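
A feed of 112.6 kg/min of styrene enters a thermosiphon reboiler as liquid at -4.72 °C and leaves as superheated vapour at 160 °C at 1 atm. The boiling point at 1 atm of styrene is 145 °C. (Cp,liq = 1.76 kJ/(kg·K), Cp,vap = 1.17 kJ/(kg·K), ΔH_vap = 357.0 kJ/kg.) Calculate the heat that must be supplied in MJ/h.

liquid -4.72→145 °C: 263.51 kJ/kg
vaporisation at 145 °C: 357 kJ/kg
vapour 145→160 °C: 17.55 kJ/kg
Δh = 263.51 + 357 + 17.55 = 638.06 kJ/kg
Q = ṁ·Δh = 112.6 kg/min × 638.06 kJ/kg = 71845 kJ/min
|Q| = 1197.4 kW = 4310.7 MJ/h

Q = 4310 MJ/h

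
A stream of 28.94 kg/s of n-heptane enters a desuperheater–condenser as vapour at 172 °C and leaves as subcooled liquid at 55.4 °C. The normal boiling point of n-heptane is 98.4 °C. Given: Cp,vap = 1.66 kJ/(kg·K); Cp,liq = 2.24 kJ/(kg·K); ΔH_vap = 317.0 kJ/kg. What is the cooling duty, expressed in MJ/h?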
========================
• **EXERCISE GOAL**
Nothing is to be left out. Repeat the whole listing exactly.

• **REPLY TO THE TASK**
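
A feed of 112.6 kg/min of styrene enters a thermosiphon reboiler as liquid at -4.72 °C and leaves as superheated vapour at 160 °C at 1 atm. The boiling point at 1 atm of styrene is 145 °C. (Cp,liq = 1.76 kJ/(kg·K), Cp,vap = 1.17 kJ/(kg·K), ΔH_vap = 357.0 kJ/kg.) Calculate the heat that must be supplied in MJ/h.

liquid -4.72→145 °C: 263.51 kJ/kg
vaporisation at 145 °C: 357 kJ/kg
vapour 145→160 °C: 17.55 kJ/kg
Δh = 263.51 + 357 + 17.55 = 638.06 kJ/kg
Q = ṁ·Δh = 112.6 kg/min × 638.06 kJ/kg = 71845 kJ/min
|Q| = 1197.4 kW = 4310.7 MJ/h

Q = 4310 MJ/h

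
A stream of 28.94 kg/s of n-heptane enters a desuperheater–condenser as vapour at 172 °C and leaves as subcooled liquid at 55.4 °C. The normal boiling point of n-heptane is 98.4 °C. Given: Cp,vap = 1.66 kJ/(kg·K); Cp,liq = 2.24 kJ/(kg·K); ΔH_vap = 317.0 kJ/kg. What is the cooling duty, expressed in MJ/h?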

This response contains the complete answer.